(Data for this task begins)

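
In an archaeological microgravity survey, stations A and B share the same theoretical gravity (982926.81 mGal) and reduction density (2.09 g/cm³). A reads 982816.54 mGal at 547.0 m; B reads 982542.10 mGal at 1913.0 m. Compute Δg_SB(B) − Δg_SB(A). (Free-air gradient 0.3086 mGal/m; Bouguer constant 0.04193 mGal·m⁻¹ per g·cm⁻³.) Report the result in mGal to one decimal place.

Δg_SB(A) = 982816.54 − 982926.81 + 0.3086×547.0 − 0.04193×2.09×547.0 = 10.60 mGal
Δg_SB(B) = 982542.10 − 982926.81 + 0.3086×1913.0 − 0.04193×2.09×1913.0 = 38.00 mGal
Difference = 38.00 − (10.60) = 27.40 mGal

27.4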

(Data for this task ends)

◆ Exercise objective: Copy every line of the data above exactly.

◆ The completed task:
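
In an archaeological microgravity survey, stations A and B share the same theoretical gravity (982926.81 mGal) and reduction density (2.09 g/cm³). A reads 982816.54 mGal at 547.0 m; B reads 982542.10 mGal at 1913.0 m. Compute Δg_SB(B) − Δg_SB(A). (Free-air gradient 0.3086 mGal/m; Bouguer constant 0.04193 mGal·m⁻¹ per g·cm⁻³.) Report the result in mGal to one decimal place.

Δg_SB(A) = 982816.54 − 982926.81 + 0.3086×547.0 − 0.04193×2.09×547.0 = 10.60 mGal
Δg_SB(B) = 982542.10 − 982926.81 + 0.3086×1913.0 − 0.04193×2.09×1913.0 = 38.00 mGal
Difference = 38.00 − (10.60) = 27.40 mGal

27.4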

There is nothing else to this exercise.